*** Opening Working data ***

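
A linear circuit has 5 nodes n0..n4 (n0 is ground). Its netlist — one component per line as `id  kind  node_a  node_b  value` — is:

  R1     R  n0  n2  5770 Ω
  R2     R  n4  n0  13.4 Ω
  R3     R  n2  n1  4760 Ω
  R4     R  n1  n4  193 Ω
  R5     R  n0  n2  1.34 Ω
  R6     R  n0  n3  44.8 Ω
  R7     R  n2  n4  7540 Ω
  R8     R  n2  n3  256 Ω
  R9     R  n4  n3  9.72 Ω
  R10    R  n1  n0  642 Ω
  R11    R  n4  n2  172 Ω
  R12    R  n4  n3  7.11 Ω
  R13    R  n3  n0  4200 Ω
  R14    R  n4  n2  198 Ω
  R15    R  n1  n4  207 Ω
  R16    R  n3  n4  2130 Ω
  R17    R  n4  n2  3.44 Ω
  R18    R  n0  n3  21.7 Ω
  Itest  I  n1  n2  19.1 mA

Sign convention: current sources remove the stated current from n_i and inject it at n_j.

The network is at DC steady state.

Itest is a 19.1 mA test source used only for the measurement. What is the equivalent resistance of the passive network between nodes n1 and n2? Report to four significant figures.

R_eq = 86.73 Ω

Apply KCL at each of the 4 non-ground nodes and solve the resulting linear system.
Node n1: branches {R3, R4, R10, R15, Itest} → V_1 = -1.648
Node n2: branches {R1, R3, R5, R7, R8, R11, R14, R17, Itest} → V_2 = 0.008770
Node n3: branches {R6, R8, R9, R12, R13, R16, R18} → V_3 = -0.02399
Node n4: branches {R2, R4, R7, R9, R11, R12, R14, R15, R16, R17} → V_4 = -0.03126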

*** Closing Working data ***

None of the records may be omitted; each is to be printed exactly.

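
A linear circuit has 5 nodes n0..n4 (n0 is ground). Its netlist — one component per line as `id  kind  node_a  node_b  value` — is:

  R1     R  n0  n2  5770 Ω
  R2     R  n4  n0  13.4 Ω
  R3     R  n2  n1  4760 Ω
  R4     R  n1  n4  193 Ω
  R5     R  n0  n2  1.34 Ω
  R6     R  n0  n3  44.8 Ω
  R7     R  n2  n4  7540 Ω
  R8     R  n2  n3  256 Ω
  R9     R  n4  n3  9.72 Ω
  R10    R  n1  n0  642 Ω
  R11    R  n4  n2  172 Ω
  R12    R  n4  n3  7.11 Ω
  R13    R  n3  n0  4200 Ω
  R14    R  n4  n2  198 Ω
  R15    R  n1  n4  207 Ω
  R16    R  n3  n4  2130 Ω
  R17    R  n4  n2  3.44 Ω
  R18    R  n0  n3  21.7 Ω
  Itest  I  n1  n2  19.1 mA

Sign convention: current sources remove the stated current from n_i and inject it at n_j.

The network is at DC steady state.

Itest is a 19.1 mA test source used only for the measurement. What is the equivalent resistance of the passive network between nodes n1 and n2? Report to four significant figures.

R_eq = 86.73 Ω

Apply KCL at each of the 4 non-ground nodes and solve the resulting linear system.
Node n1: branches {R3, R4, R10, R15, Itest} → V_1 = -1.648
Node n2: branches {R1, R3, R5, R7, R8, R11, R14, R17, Itest} → V_2 = 0.008770
Node n3: branches {R6, R8, R9, R12, R13, R16, R18} → V_3 = -0.02399
Node n4: branches {R2, R4, R7, R9, R11, R12, R14, R15, R16, R17} → V_4 = -0.03126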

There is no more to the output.